§ **Stored data entries**:
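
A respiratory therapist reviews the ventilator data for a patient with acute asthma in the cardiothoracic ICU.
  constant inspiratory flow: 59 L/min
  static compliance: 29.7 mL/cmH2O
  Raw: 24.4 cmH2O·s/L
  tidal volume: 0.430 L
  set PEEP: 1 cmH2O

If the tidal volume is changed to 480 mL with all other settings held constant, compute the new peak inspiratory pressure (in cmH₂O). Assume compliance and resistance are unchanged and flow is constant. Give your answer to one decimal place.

41.2

Flow: 59 L/min ÷ 60 = 0.9833 L/s.
PIP = Vt/C + R·V̇ + PEEP (constant-flow equation of motion).
Only the elastic term changes: ΔPIP = ΔVt / C = (480 − 430) / 29.7 = 1.684 cmH2O.
Original PIP = 430/29.7 + 24.4×0.9833 + 1 = 39.471 cmH2O; new PIP = 39.471 + (1.684) = 41.155 cmH2O.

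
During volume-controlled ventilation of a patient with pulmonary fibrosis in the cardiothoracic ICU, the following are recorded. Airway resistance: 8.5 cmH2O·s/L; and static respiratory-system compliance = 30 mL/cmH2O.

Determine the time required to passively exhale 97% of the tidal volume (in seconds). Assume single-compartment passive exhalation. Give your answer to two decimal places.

0.89

τ = R × C = 8.5 × 30 mL/cmH2O = 8.5 × 0.030 L/cmH2O = 0.255 s.
Exhaled fraction f = 1 − e^(−t/τ) → t = −τ·ln(1 − f) = −0.255·ln(0.03) = 0.8942 s.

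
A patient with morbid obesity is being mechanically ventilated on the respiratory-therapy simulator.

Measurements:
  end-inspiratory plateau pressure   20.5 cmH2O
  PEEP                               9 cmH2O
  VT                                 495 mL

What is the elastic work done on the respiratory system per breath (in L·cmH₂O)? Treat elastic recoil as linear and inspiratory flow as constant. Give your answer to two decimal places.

2.85

Elastic work ≈ ½ × (Pplat − PEEP) × Vt = 0.5 × (20.5 − 9) × 0.495 L = 0.5 × 11.5 × 0.495 = 2.846 L·cmH2O.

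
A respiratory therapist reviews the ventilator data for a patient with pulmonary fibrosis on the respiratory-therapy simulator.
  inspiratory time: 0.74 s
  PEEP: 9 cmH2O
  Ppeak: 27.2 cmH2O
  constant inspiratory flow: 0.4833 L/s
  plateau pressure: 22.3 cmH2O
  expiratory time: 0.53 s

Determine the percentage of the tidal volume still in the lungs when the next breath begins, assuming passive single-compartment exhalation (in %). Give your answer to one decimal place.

14.3

Vt = flow × Ti = 0.4833 L/s × 0.74 s × 1000 mL/L = 357.64 mL.
R = (PIP − Pplat)/V̇ = (27.2 − 22.3) / 0.4833 = 4.9/0.4833 = 10.139 cmH2O·s/L.
C = Vt/(Pplat − PEEP) = 357.64 / (22.3 − 9) = 357.64/13.3 = 26.89 mL/cmH2O.
τ = R × C = 10.139 × 0.02689 L/cmH2O = 0.2726 s.
Fraction remaining at end-expiration = e^(−Te/τ) = e^(−0.53/0.2726) = 0.1431 → 14.31%.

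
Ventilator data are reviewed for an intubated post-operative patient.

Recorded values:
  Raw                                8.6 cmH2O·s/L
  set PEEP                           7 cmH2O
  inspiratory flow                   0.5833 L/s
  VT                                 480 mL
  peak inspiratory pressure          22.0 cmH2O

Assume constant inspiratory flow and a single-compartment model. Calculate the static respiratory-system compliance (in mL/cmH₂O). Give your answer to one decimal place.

48.1

Equation of motion (constant flow): PIP = Vt/C + R·V̇ + PEEP.
Vt/C = PIP − R·V̇ − PEEP = 22.0 − 8.6×0.5833 − 7 = 22.0 − 5.016 − 7 = 9.984 cmH2O.
C = Vt / 9.984 = 480 / 9.984 = 48.077 mL/cmH2O.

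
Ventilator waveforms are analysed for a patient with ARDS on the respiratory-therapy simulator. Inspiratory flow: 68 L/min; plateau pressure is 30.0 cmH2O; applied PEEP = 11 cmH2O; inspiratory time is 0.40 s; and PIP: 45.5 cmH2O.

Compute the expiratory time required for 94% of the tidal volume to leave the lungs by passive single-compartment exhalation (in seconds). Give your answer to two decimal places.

Flow: 68 L/min ÷ 60 = 1.1333 L/s.
Vt = flow × Ti = 1.1333 L/s × 0.40 s × 1000 mL/L = 453.32 mL.
R = (PIP − Pplat)/V̇ = (45.5 − 30.0) / 1.1333 = 15.5/1.1333 = 13.677 cmH2O·s/L.
C = Vt/(Pplat − PEEP) = 453.32 / (30.0 − 11) = 453.32/19.0 = 23.859 mL/cmH2O.
τ = R × C = 13.677 × 0.02386 L/cmH2O = 0.3263 s.
t = −τ·ln(1 − 0.94) = −0.3263·ln(0.06) = 0.918 s.

0.92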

§ **Aim of the exercise**: Reproduce the data above exactly, leaving nothing out.

§ **Answer section**:
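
A respiratory therapist reviews the ventilator data for a patient with acute asthma in the cardiothoracic ICU.
  constant inspiratory flow: 59 L/min
  static compliance: 29.7 mL/cmH2O
  Raw: 24.4 cmH2O·s/L
  tidal volume: 0.430 L
  set PEEP: 1 cmH2O

If the tidal volume is changed to 480 mL with all other settings held constant, compute the new peak inspiratory pressure (in cmH₂O). Assume compliance and resistance are unchanged and flow is constant. Give your answer to one decimal place.

41.2

Flow: 59 L/min ÷ 60 = 0.9833 L/s.
PIP = Vt/C + R·V̇ + PEEP (constant-flow equation of motion).
Only the elastic term changes: ΔPIP = ΔVt / C = (480 − 430) / 29.7 = 1.684 cmH2O.
Original PIP = 430/29.7 + 24.4×0.9833 + 1 = 39.471 cmH2O; new PIP = 39.471 + (1.684) = 41.155 cmH2O.

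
During volume-controlled ventilation of a patient with pulmonary fibrosis in the cardiothoracic ICU, the following are recorded. Airway resistance: 8.5 cmH2O·s/L; and static respiratory-system compliance = 30 mL/cmH2O.

Determine the time required to passively exhale 97% of the tidal volume (in seconds). Assume single-compartment passive exhalation. Give your answer to two decimal places.

0.89

τ = R × C = 8.5 × 30 mL/cmH2O = 8.5 × 0.030 L/cmH2O = 0.255 s.
Exhaled fraction f = 1 − e^(−t/τ) → t = −τ·ln(1 − f) = −0.255·ln(0.03) = 0.8942 s.

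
A patient with morbid obesity is being mechanically ventilated on the respiratory-therapy simulator.

Measurements:
  end-inspiratory plateau pressure   20.5 cmH2O
  PEEP                               9 cmH2O
  VT                                 495 mL

What is the elastic work done on the respiratory system per breath (in L·cmH₂O)? Treat elastic recoil as linear and inspiratory flow as constant. Give your answer to two decimal places.

2.85

Elastic work ≈ ½ × (Pplat − PEEP) × Vt = 0.5 × (20.5 − 9) × 0.495 L = 0.5 × 11.5 × 0.495 = 2.846 L·cmH2O.

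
A respiratory therapist reviews the ventilator data for a patient with pulmonary fibrosis on the respiratory-therapy simulator.
  inspiratory time: 0.74 s
  PEEP: 9 cmH2O
  Ppeak: 27.2 cmH2O
  constant inspiratory flow: 0.4833 L/s
  plateau pressure: 22.3 cmH2O
  expiratory time: 0.53 s

Determine the percentage of the tidal volume still in the lungs when the next breath begins, assuming passive single-compartment exhalation (in %). Give your answer to one decimal place.

14.3

Vt = flow × Ti = 0.4833 L/s × 0.74 s × 1000 mL/L = 357.64 mL.
R = (PIP − Pplat)/V̇ = (27.2 − 22.3) / 0.4833 = 4.9/0.4833 = 10.139 cmH2O·s/L.
C = Vt/(Pplat − PEEP) = 357.64 / (22.3 − 9) = 357.64/13.3 = 26.89 mL/cmH2O.
τ = R × C = 10.139 × 0.02689 L/cmH2O = 0.2726 s.
Fraction remaining at end-expiration = e^(−Te/τ) = e^(−0.53/0.2726) = 0.1431 → 14.31%.

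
Ventilator data are reviewed for an intubated post-operative patient.

Recorded values:
  Raw                                8.6 cmH2O·s/L
  set PEEP                           7 cmH2O
  inspiratory flow                   0.5833 L/s
  VT                                 480 mL
  peak inspiratory pressure          22.0 cmH2O

Assume constant inspiratory flow and a single-compartment model. Calculate the static respiratory-system compliance (in mL/cmH₂O). Give your answer to one decimal place.

48.1

Equation of motion (constant flow): PIP = Vt/C + R·V̇ + PEEP.
Vt/C = PIP − R·V̇ − PEEP = 22.0 − 8.6×0.5833 − 7 = 22.0 − 5.016 − 7 = 9.984 cmH2O.
C = Vt / 9.984 = 480 / 9.984 = 48.077 mL/cmH2O.

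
Ventilator waveforms are analysed for a patient with ARDS on the respiratory-therapy simulator. Inspiratory flow: 68 L/min; plateau pressure is 30.0 cmH2O; applied PEEP = 11 cmH2O; inspiratory time is 0.40 s; and PIP: 45.5 cmH2O.

Compute the expiratory time required for 94% of the tidal volume to leave the lungs by passive single-compartment exhalation (in seconds). Give your answer to two decimal places.

Flow: 68 L/min ÷ 60 = 1.1333 L/s.
Vt = flow × Ti = 1.1333 L/s × 0.40 s × 1000 mL/L = 453.32 mL.
R = (PIP − Pplat)/V̇ = (45.5 − 30.0) / 1.1333 = 15.5/1.1333 = 13.677 cmH2O·s/L.
C = Vt/(Pplat − PEEP) = 453.32 / (30.0 − 11) = 453.32/19.0 = 23.859 mL/cmH2O.
τ = R × C = 13.677 × 0.02386 L/cmH2O = 0.3263 s.
t = −τ·ln(1 − 0.94) = −0.3263·ln(0.06) = 0.918 s.

0.92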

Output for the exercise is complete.